● Task details
Could you retype, exactly as written, every line from the top of the records through the line that contains "7. throttle_to(4151 rpm)"?

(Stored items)
________
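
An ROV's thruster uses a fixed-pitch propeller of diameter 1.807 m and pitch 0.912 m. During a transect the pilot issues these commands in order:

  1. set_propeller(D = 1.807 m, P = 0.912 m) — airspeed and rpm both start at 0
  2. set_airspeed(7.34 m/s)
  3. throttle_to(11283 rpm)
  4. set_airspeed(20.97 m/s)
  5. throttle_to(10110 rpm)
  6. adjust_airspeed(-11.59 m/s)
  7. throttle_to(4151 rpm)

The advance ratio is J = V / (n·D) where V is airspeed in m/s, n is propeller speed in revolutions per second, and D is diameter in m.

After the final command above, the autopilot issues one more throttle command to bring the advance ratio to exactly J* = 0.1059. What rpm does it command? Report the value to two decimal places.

rpm = 2941.03

set_propeller: D = 1.807 m, P = 0.912 m (p = P/D = 0.504704); state ← (V=0, rpm=0)
set_airspeed(7.34): V ← 7.34 m/s
throttle_to(11283): rpm ← 11283
set_airspeed(20.97): V ← 20.97 m/s
throttle_to(10110): rpm ← 10110
adjust_airspeed(-11.59): V ← 20.97 -11.59 = 9.38 m/s
throttle_to(4151): rpm ← 4151
final state: V = 9.38 m/s, rpm = 4151 → n = rpm/60 = 69.183333 rev/s
target J* = 0.1059; solve J* = V/(n·D) for n: n = V/(J*·D) = 9.38/(0.1059 × 1.807) = 49.017226 rev/s
rpm = 60·n = 2941.033532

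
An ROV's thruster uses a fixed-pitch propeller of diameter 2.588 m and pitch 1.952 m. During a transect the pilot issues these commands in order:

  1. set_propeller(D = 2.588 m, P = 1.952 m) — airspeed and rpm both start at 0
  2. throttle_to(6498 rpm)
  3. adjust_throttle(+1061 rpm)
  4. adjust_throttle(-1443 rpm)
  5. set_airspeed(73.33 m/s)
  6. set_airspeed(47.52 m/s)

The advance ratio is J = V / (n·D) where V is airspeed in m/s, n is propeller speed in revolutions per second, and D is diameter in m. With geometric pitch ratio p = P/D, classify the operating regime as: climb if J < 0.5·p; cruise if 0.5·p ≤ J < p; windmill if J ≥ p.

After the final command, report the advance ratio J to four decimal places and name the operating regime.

set_propeller: D = 2.588 m, P = 1.952 m (p = P/D = 0.754250); state ← (V=0, rpm=0)
throttle_to(6498): rpm ← 6498
adjust_throttle(+1061): rpm ← 6498 +1061 = 7559
adjust_throttle(-1443): rpm ← 7559 -1443 = 6116
set_airspeed(73.33): V ← 73.33 m/s
set_airspeed(47.52): V ← 47.52 m/s
final state: V = 47.52 m/s, rpm = 6116 → n = rpm/60 = 101.933333 rev/s
J = V / (n·D) = 47.52 / (101.933333 × 2.588) = 0.180134
regime bands: climb J<0.3771 | cruise [0.3771, 0.7543) | windmill J≥0.7543
J = 0.1801 → climb

J = 0.1801, regime = climb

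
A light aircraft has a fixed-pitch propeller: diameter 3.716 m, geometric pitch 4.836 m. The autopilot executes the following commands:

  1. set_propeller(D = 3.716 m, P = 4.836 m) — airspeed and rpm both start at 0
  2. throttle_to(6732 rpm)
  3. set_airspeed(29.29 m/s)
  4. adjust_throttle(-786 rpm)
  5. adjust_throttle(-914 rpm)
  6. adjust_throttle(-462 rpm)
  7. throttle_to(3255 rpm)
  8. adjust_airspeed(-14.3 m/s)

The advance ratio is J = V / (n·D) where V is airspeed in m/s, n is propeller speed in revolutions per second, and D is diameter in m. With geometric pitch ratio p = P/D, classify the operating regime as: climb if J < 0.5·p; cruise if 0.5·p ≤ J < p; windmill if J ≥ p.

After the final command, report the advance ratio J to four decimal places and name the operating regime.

J = 0.0744, regime = climb

set_propeller: D = 3.716 m, P = 4.836 m (p = P/D = 1.301399); state ← (V=0, rpm=0)
throttle_to(6732): rpm ← 6732
set_airspeed(29.29): V ← 29.29 m/s
adjust_throttle(-786): rpm ← 6732 -786 = 5946
adjust_throttle(-914): rpm ← 5946 -914 = 5032
adjust_throttle(-462): rpm ← 5032 -462 = 4570
throttle_to(3255): rpm ← 3255
adjust_airspeed(-14.3): V ← 29.29 -14.3 = 14.99 m/s
final state: V = 14.99 m/s, rpm = 3255 → n = rpm/60 = 54.250000 rev/s
J = V / (n·D) = 14.99 / (54.250000 × 3.716) = 0.074358
regime bands: climb J<0.6507 | cruise [0.6507, 1.3014) | windmill J≥1.3014
J = 0.0744 → climb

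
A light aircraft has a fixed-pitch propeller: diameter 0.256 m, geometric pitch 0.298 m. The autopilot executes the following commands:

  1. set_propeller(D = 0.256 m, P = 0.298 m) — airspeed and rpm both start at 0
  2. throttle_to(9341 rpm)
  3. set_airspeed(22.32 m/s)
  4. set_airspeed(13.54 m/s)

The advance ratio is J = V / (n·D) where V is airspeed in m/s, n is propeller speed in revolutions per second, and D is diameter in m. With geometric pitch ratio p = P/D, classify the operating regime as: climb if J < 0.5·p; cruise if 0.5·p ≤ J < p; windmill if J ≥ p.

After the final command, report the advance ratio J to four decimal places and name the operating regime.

J = 0.3397, regime = climb

set_propeller: D = 0.256 m, P = 0.298 m (p = P/D = 1.164062); state ← (V=0, rpm=0)
throttle_to(9341): rpm ← 9341
set_airspeed(22.32): V ← 22.32 m/s
set_airspeed(13.54): V ← 13.54 m/s
final state: V = 13.54 m/s, rpm = 9341 → n = rpm/60 = 155.683333 rev/s
J = V / (n·D) = 13.54 / (155.683333 × 0.256) = 0.339732
regime bands: climb J<0.5820 | cruise [0.5820, 1.1641) | windmill J≥1.1641
J = 0.3397 → climb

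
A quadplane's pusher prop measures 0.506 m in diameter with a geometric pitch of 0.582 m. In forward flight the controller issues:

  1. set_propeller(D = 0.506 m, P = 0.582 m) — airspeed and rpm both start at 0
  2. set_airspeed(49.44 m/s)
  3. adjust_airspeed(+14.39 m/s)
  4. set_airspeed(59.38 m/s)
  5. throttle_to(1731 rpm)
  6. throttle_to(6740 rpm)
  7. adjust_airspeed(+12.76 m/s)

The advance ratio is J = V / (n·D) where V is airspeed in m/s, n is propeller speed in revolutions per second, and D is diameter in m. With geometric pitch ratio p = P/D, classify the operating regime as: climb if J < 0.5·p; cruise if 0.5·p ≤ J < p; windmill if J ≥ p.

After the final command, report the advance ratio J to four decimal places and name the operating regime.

set_propeller: D = 0.506 m, P = 0.582 m (p = P/D = 1.150198); state ← (V=0, rpm=0)
set_airspeed(49.44): V ← 49.44 m/s
adjust_airspeed(+14.39): V ← 49.44 +14.39 = 63.83 m/s
set_airspeed(59.38): V ← 59.38 m/s
throttle_to(1731): rpm ← 1731
throttle_to(6740): rpm ← 6740
adjust_airspeed(+12.76): V ← 59.38 +12.76 = 72.14 m/s
final state: V = 72.14 m/s, rpm = 6740 → n = rpm/60 = 112.333333 rev/s
J = V / (n·D) = 72.14 / (112.333333 × 0.506) = 1.269162
regime bands: climb J<0.5751 | cruise [0.5751, 1.1502) | windmill J≥1.1502
J = 1.2692 → windmill

J = 1.2692, regime = windmill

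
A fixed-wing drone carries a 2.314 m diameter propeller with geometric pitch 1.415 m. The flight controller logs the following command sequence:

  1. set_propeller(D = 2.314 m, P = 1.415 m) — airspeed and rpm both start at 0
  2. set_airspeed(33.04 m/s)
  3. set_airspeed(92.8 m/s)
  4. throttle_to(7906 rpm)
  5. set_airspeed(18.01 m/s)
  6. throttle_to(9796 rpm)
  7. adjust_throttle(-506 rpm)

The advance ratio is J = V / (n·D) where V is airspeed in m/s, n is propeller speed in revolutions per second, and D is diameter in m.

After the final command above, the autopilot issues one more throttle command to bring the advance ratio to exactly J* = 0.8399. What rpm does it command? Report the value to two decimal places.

set_propeller: D = 2.314 m, P = 1.415 m (p = P/D = 0.611495); state ← (V=0, rpm=0)
set_airspeed(33.04): V ← 33.04 m/s
set_airspeed(92.8): V ← 92.8 m/s
throttle_to(7906): rpm ← 7906
set_airspeed(18.01): V ← 18.01 m/s
throttle_to(9796): rpm ← 9796
adjust_throttle(-506): rpm ← 9796 -506 = 9290
final state: V = 18.01 m/s, rpm = 9290 → n = rpm/60 = 154.833333 rev/s
target J* = 0.8399; solve J* = V/(n·D) for n: n = V/(J*·D) = 18.01/(0.8399 × 2.314) = 9.266650 rev/s
rpm = 60·n = 555.999022

rpm = 556.00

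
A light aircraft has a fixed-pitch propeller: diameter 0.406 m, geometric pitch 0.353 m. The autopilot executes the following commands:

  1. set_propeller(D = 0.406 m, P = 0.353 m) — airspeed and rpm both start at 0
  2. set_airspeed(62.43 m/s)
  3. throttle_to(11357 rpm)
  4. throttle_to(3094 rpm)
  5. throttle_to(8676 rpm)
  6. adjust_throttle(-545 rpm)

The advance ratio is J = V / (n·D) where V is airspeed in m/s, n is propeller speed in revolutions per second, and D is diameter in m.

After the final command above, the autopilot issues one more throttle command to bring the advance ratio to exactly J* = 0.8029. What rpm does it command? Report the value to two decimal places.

rpm = 11490.98

set_propeller: D = 0.406 m, P = 0.353 m (p = P/D = 0.869458); state ← (V=0, rpm=0)
set_airspeed(62.43): V ← 62.43 m/s
throttle_to(11357): rpm ← 11357
throttle_to(3094): rpm ← 3094
throttle_to(8676): rpm ← 8676
adjust_throttle(-545): rpm ← 8676 -545 = 8131
final state: V = 62.43 m/s, rpm = 8131 → n = rpm/60 = 135.516667 rev/s
target J* = 0.8029; solve J* = V/(n·D) for n: n = V/(J*·D) = 62.43/(0.8029 × 0.406) = 191.516344 rev/s
rpm = 60·n = 11490.980663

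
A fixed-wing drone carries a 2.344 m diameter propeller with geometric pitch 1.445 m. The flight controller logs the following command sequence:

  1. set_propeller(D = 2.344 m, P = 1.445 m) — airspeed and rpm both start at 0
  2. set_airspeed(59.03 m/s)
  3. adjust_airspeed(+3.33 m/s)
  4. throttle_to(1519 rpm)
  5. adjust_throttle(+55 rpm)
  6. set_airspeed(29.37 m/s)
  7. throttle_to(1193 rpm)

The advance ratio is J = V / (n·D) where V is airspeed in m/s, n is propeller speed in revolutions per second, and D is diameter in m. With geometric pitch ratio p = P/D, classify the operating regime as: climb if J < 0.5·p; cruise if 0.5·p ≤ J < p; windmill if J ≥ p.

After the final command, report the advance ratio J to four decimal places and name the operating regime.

set_propeller: D = 2.344 m, P = 1.445 m (p = P/D = 0.616468); state ← (V=0, rpm=0)
set_airspeed(59.03): V ← 59.03 m/s
adjust_airspeed(+3.33): V ← 59.03 +3.33 = 62.36 m/s
throttle_to(1519): rpm ← 1519
adjust_throttle(+55): rpm ← 1519 +55 = 1574
set_airspeed(29.37): V ← 29.37 m/s
throttle_to(1193): rpm ← 1193
final state: V = 29.37 m/s, rpm = 1193 → n = rpm/60 = 19.883333 rev/s
J = V / (n·D) = 29.37 / (19.883333 × 2.344) = 0.630169
regime bands: climb J<0.3082 | cruise [0.3082, 0.6165) | windmill J≥0.6165
J = 0.6302 → windmill

J = 0.6302, regime = windmill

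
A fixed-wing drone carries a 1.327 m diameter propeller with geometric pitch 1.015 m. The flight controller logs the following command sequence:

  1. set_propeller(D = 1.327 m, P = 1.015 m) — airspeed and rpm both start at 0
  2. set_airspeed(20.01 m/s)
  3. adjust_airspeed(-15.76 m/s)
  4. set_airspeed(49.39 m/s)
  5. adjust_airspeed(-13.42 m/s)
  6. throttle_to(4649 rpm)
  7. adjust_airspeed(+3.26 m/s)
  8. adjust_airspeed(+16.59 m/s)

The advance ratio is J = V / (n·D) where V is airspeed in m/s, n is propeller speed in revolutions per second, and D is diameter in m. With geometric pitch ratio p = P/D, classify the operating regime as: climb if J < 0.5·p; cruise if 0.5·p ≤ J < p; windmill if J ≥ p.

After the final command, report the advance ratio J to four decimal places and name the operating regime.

J = 0.5429, regime = cruise

set_propeller: D = 1.327 m, P = 1.015 m (p = P/D = 0.764883); state ← (V=0, rpm=0)
set_airspeed(20.01): V ← 20.01 m/s
adjust_airspeed(-15.76): V ← 20.01 -15.76 = 4.25 m/s
set_airspeed(49.39): V ← 49.39 m/s
adjust_airspeed(-13.42): V ← 49.39 -13.42 = 35.97 m/s
throttle_to(4649): rpm ← 4649
adjust_airspeed(+3.26): V ← 35.97 +3.26 = 39.23 m/s
adjust_airspeed(+16.59): V ← 39.23 +16.59 = 55.82 m/s
final state: V = 55.82 m/s, rpm = 4649 → n = rpm/60 = 77.483333 rev/s
J = V / (n·D) = 55.82 / (77.483333 × 1.327) = 0.542888
regime bands: climb J<0.3824 | cruise [0.3824, 0.7649) | windmill J≥0.7649
J = 0.5429 → cruise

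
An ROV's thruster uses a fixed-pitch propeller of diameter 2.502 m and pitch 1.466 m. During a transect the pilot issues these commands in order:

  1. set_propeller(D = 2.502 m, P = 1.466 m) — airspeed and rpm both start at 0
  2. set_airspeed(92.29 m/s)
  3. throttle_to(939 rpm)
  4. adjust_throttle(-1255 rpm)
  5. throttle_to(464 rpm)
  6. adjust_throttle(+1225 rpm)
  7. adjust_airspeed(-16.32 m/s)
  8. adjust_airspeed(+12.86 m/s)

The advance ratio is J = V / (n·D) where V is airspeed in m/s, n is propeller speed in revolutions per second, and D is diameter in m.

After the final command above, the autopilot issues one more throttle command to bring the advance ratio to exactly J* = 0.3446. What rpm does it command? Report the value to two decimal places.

set_propeller: D = 2.502 m, P = 1.466 m (p = P/D = 0.585931); state ← (V=0, rpm=0)
set_airspeed(92.29): V ← 92.29 m/s
throttle_to(939): rpm ← 939
adjust_throttle(-1255): rpm ← 939 -1255 = -316
throttle_to(464): rpm ← 464
adjust_throttle(+1225): rpm ← 464 +1225 = 1689
adjust_airspeed(-16.32): V ← 92.29 -16.32 = 75.97 m/s
adjust_airspeed(+12.86): V ← 75.97 +12.86 = 88.83 m/s
final state: V = 88.83 m/s, rpm = 1689 → n = rpm/60 = 28.150000 rev/s
target J* = 0.3446; solve J* = V/(n·D) for n: n = V/(J*·D) = 88.83/(0.3446 × 2.502) = 103.028430 rev/s
rpm = 60·n = 6181.705825

rpm = 6181.71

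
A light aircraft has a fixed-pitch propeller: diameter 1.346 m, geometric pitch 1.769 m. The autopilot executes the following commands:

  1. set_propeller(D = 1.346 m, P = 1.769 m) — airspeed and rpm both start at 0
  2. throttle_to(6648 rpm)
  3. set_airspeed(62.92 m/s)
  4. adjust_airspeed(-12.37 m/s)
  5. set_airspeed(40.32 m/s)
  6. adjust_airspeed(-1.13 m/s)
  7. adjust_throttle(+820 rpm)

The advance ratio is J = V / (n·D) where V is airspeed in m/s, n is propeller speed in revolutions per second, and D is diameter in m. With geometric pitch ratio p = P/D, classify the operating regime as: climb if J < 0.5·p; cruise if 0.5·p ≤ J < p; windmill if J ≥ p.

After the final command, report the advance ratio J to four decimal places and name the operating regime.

set_propeller: D = 1.346 m, P = 1.769 m (p = P/D = 1.314264); state ← (V=0, rpm=0)
throttle_to(6648): rpm ← 6648
set_airspeed(62.92): V ← 62.92 m/s
adjust_airspeed(-12.37): V ← 62.92 -12.37 = 50.55 m/s
set_airspeed(40.32): V ← 40.32 m/s
adjust_airspeed(-1.13): V ← 40.32 -1.13 = 39.19 m/s
adjust_throttle(+820): rpm ← 6648 +820 = 7468
final state: V = 39.19 m/s, rpm = 7468 → n = rpm/60 = 124.466667 rev/s
J = V / (n·D) = 39.19 / (124.466667 × 1.346) = 0.233925
regime bands: climb J<0.6571 | cruise [0.6571, 1.3143) | windmill J≥1.3143
J = 0.2339 → climb

J = 0.2339, regime = climb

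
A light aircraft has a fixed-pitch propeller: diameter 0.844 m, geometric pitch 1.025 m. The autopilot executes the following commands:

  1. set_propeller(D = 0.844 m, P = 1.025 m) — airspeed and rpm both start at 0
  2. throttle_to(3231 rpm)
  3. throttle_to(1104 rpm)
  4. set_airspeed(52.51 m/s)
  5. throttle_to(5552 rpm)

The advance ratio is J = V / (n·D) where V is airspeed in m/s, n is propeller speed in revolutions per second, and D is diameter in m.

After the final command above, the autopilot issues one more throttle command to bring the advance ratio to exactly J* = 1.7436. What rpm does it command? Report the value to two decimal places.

set_propeller: D = 0.844 m, P = 1.025 m (p = P/D = 1.214455); state ← (V=0, rpm=0)
throttle_to(3231): rpm ← 3231
throttle_to(1104): rpm ← 1104
set_airspeed(52.51): V ← 52.51 m/s
throttle_to(5552): rpm ← 5552
final state: V = 52.51 m/s, rpm = 5552 → n = rpm/60 = 92.533333 rev/s
target J* = 1.7436; solve J* = V/(n·D) for n: n = V/(J*·D) = 52.51/(1.7436 × 0.844) = 35.682289 rev/s
rpm = 60·n = 2140.937364

rpm = 2140.94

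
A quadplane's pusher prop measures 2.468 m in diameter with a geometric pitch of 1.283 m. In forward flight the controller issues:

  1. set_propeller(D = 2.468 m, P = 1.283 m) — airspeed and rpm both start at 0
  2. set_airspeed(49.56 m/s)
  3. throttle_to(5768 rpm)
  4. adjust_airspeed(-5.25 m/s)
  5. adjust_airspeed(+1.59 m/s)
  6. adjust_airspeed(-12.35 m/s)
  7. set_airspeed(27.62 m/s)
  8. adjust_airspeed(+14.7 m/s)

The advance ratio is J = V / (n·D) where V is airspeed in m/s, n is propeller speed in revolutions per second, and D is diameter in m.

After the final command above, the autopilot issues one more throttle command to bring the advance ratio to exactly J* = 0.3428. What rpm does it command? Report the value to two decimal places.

set_propeller: D = 2.468 m, P = 1.283 m (p = P/D = 0.519854); state ← (V=0, rpm=0)
set_airspeed(49.56): V ← 49.56 m/s
throttle_to(5768): rpm ← 5768
adjust_airspeed(-5.25): V ← 49.56 -5.25 = 44.31 m/s
adjust_airspeed(+1.59): V ← 44.31 +1.59 = 45.9 m/s
adjust_airspeed(-12.35): V ← 45.9 -12.35 = 33.55 m/s
set_airspeed(27.62): V ← 27.62 m/s
adjust_airspeed(+14.7): V ← 27.62 +14.7 = 42.32 m/s
final state: V = 42.32 m/s, rpm = 5768 → n = rpm/60 = 96.133333 rev/s
target J* = 0.3428; solve J* = V/(n·D) for n: n = V/(J*·D) = 42.32/(0.3428 × 2.468) = 50.021843 rev/s
rpm = 60·n = 3001.310591

rpm = 3001.31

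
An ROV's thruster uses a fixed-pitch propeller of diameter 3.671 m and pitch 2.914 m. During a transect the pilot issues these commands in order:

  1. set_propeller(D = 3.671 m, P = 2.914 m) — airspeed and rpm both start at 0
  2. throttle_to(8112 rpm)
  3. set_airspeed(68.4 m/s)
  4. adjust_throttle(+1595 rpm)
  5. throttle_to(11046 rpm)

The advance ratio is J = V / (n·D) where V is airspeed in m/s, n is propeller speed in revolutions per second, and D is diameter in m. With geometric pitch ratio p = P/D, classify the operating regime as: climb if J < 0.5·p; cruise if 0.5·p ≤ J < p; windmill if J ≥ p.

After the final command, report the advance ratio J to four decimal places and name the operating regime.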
________
● Solution for this problem
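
An ROV's thruster uses a fixed-pitch propeller of diameter 1.807 m and pitch 0.912 m. During a transect the pilot issues these commands in order:

  1. set_propeller(D = 1.807 m, P = 0.912 m) — airspeed and rpm both start at 0
  2. set_airspeed(7.34 m/s)
  3. throttle_to(11283 rpm)
  4. set_airspeed(20.97 m/s)
  5. throttle_to(10110 rpm)
  6. adjust_airspeed(-11.59 m/s)
  7. throttle_to(4151 rpm)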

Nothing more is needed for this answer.